/---

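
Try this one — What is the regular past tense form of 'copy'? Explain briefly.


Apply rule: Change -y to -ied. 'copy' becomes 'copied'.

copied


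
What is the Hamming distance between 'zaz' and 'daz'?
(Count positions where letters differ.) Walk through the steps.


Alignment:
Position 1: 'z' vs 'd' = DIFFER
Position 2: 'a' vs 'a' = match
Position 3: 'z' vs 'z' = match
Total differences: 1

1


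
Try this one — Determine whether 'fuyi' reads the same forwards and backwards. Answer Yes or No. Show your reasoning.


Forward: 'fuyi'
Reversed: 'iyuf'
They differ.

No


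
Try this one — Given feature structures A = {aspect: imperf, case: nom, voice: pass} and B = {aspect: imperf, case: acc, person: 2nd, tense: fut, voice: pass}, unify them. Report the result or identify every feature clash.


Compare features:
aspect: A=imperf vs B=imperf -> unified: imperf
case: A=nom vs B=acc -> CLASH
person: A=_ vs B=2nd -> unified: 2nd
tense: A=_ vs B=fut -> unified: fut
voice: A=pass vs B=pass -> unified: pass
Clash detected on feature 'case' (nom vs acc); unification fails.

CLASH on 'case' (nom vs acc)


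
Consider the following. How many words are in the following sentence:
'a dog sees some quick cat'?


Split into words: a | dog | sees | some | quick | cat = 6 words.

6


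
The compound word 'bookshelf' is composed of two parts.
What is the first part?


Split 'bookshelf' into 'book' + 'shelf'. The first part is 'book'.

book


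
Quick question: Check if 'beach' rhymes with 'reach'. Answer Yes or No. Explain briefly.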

\---
/---

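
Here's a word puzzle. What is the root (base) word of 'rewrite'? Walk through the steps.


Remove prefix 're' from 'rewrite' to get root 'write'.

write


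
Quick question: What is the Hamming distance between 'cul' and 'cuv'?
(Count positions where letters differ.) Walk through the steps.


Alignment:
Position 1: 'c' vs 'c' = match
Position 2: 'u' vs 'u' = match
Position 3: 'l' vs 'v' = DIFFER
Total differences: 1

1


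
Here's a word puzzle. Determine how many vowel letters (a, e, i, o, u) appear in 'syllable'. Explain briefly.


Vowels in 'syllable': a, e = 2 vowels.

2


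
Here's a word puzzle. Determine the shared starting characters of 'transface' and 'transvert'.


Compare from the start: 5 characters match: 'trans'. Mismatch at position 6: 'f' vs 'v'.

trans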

\---

WORK INSTRUCTION: Give the number of lines in the material above that contain the word "distance", and add nothing.

THE ANSWER: 2